> _DESCRIPTION OF THE TASK_
From the entries that follow, copy exactly the lines beginning at the line holding "3. insert('s')" and continuing through the line holding "After all operations, what".

> _RECORDS_
____________

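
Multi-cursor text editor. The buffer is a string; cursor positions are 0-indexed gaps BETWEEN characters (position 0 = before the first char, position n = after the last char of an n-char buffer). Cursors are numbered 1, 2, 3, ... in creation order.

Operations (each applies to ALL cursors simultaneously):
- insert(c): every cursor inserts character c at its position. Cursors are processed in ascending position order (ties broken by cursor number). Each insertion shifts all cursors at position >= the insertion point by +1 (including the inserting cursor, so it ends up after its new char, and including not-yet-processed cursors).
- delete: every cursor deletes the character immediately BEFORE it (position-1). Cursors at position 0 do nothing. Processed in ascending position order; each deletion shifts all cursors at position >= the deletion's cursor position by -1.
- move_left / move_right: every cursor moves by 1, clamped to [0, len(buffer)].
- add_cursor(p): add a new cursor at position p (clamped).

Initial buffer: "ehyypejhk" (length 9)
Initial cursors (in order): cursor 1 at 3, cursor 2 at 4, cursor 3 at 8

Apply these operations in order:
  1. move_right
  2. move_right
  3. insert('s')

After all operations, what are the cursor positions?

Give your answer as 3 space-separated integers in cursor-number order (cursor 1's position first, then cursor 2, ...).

After op 1 (move_right): buffer="ehyypejhk" (len 9), cursors c1@4 c2@5 c3@9, authorship .........
After op 2 (move_right): buffer="ehyypejhk" (len 9), cursors c1@5 c2@6 c3@9, authorship .........
After op 3 (insert('s')): buffer="ehyypsesjhks" (len 12), cursors c1@6 c2@8 c3@12, authorship .....1.2...3

Answer: 6 8 12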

____________

> _YOUR RESPONSE_
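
  3. insert('s')

After all operations, what are the cursor positions?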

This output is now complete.